> What you have to do:
After locating the line containing "((3 / (1 / 8)+ ((5 * 2)", transcribe that line and all following lines exactly, stopping only at the end of the records.

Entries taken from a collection
★ ★ ★ ★ ★

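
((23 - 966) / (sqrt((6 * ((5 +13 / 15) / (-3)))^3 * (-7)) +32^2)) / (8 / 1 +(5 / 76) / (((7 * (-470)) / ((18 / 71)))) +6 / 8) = -1412515810125 / 13276411538858 +69056328495 * sqrt(1155) / 212422584621728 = -0.10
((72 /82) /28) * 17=153 /287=0.53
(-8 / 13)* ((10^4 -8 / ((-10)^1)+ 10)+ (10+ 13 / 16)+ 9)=-802449 / 130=-6172.68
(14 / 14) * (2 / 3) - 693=-2077 / 3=-692.33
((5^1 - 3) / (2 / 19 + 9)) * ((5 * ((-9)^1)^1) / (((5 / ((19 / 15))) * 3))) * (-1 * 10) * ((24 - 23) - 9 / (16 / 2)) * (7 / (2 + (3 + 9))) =-361 / 692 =-0.52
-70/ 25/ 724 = -7/ 1810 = -0.00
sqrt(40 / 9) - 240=-240+ 2 * sqrt(10) / 3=-237.89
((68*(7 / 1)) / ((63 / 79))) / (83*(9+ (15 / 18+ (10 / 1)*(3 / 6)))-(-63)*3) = 10744 / 25563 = 0.42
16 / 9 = 1.78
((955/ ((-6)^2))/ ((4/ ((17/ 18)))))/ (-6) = -16235/ 15552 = -1.04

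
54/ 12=4.50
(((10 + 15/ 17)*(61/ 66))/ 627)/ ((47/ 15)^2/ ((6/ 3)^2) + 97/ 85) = 564250/ 126474887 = 0.00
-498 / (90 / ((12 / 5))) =-332 / 25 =-13.28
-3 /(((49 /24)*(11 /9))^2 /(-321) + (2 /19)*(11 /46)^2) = 451588696128 /2013943723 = 224.23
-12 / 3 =-4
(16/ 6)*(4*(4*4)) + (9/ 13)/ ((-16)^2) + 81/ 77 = 132013855/ 768768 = 171.72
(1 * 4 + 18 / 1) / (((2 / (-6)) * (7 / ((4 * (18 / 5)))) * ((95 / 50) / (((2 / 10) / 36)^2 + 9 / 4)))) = -1603822 / 9975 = -160.78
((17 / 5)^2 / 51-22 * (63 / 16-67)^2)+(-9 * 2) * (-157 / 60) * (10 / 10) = -87444.01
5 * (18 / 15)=6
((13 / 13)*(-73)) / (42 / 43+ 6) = -3139 / 300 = -10.46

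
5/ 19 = 0.26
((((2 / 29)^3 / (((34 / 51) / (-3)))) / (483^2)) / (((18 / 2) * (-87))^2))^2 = 16 / 150223729516596068724949451481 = 0.00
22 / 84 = 11 / 42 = 0.26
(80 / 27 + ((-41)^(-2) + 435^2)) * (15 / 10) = 4294244791 / 15129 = 283841.95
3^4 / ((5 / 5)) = 81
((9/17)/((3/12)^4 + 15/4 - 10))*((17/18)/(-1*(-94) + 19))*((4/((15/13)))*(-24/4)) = 1024/69495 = 0.01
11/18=0.61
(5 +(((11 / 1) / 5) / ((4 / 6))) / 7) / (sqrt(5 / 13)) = 383 *sqrt(65) / 350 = 8.82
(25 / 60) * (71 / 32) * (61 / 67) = 21655 / 25728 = 0.84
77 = 77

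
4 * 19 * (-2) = -152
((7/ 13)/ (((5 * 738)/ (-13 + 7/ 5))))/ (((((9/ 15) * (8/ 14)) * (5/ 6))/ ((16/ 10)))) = -5684/ 599625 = -0.01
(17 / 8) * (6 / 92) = 51 / 368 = 0.14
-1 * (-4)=4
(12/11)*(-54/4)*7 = -1134/11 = -103.09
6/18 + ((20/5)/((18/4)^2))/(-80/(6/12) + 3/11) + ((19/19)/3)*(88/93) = 2856697/4411827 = 0.65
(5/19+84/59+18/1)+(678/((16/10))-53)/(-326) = 18.55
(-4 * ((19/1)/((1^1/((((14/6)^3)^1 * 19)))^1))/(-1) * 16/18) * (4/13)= 15849344/3159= 5017.20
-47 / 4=-11.75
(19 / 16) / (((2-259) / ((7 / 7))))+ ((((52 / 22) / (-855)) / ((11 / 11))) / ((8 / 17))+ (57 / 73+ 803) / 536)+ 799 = 151413636189407 / 189151403760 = 800.49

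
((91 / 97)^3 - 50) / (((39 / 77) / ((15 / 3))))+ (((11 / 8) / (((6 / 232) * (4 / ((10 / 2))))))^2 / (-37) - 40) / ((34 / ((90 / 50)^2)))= -7173378840094523 / 14328820072320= -500.63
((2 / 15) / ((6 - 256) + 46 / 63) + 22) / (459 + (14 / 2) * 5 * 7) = 0.03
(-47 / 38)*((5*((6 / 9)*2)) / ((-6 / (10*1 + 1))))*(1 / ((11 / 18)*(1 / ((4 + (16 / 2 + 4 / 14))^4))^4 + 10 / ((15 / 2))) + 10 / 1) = 1194223103897109982570271667746012966 / 7348734677393038803247902501937605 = 162.51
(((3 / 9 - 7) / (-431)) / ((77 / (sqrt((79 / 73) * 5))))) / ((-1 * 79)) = -20 * sqrt(28835) / 574168287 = -0.00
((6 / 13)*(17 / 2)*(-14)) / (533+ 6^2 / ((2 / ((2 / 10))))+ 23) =-1785 / 18187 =-0.10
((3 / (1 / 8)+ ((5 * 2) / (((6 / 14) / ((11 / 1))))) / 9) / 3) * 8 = 11344 / 81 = 140.05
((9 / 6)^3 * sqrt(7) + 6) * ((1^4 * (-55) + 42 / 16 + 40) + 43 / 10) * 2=-8721 * sqrt(7) / 160-969 / 10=-241.11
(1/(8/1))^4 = 1/4096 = 0.00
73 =73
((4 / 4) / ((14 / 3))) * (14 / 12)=1 / 4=0.25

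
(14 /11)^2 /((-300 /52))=-2548 /9075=-0.28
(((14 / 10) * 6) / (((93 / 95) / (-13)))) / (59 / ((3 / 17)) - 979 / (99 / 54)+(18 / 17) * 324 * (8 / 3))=-176358 / 1130663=-0.16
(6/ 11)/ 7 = 6/ 77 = 0.08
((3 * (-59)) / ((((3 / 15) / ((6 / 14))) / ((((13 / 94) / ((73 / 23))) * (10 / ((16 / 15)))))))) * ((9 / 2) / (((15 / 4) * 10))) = -18.59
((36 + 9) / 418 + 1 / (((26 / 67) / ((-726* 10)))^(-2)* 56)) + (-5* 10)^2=157348712396109211 / 62936774762400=2500.11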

★ ★ ★ ★ ★

> Answer to this exercise:
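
((3 / (1 / 8)+ ((5 * 2) / (((6 / 14) / ((11 / 1))))) / 9) / 3) * 8 = 11344 / 81 = 140.05
((9 / 6)^3 * sqrt(7) + 6) * ((1^4 * (-55) + 42 / 16 + 40) + 43 / 10) * 2=-8721 * sqrt(7) / 160-969 / 10=-241.11
(1/(8/1))^4 = 1/4096 = 0.00
73 =73
((4 / 4) / ((14 / 3))) * (14 / 12)=1 / 4=0.25

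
(14 /11)^2 /((-300 /52))=-2548 /9075=-0.28
(((14 / 10) * 6) / (((93 / 95) / (-13)))) / (59 / ((3 / 17)) - 979 / (99 / 54)+(18 / 17) * 324 * (8 / 3))=-176358 / 1130663=-0.16
(6/ 11)/ 7 = 6/ 77 = 0.08
((3 * (-59)) / ((((3 / 15) / ((6 / 14))) / ((((13 / 94) / ((73 / 23))) * (10 / ((16 / 15)))))))) * ((9 / 2) / (((15 / 4) * 10))) = -18.59
((36 + 9) / 418 + 1 / (((26 / 67) / ((-726* 10)))^(-2)* 56)) + (-5* 10)^2=157348712396109211 / 62936774762400=2500.11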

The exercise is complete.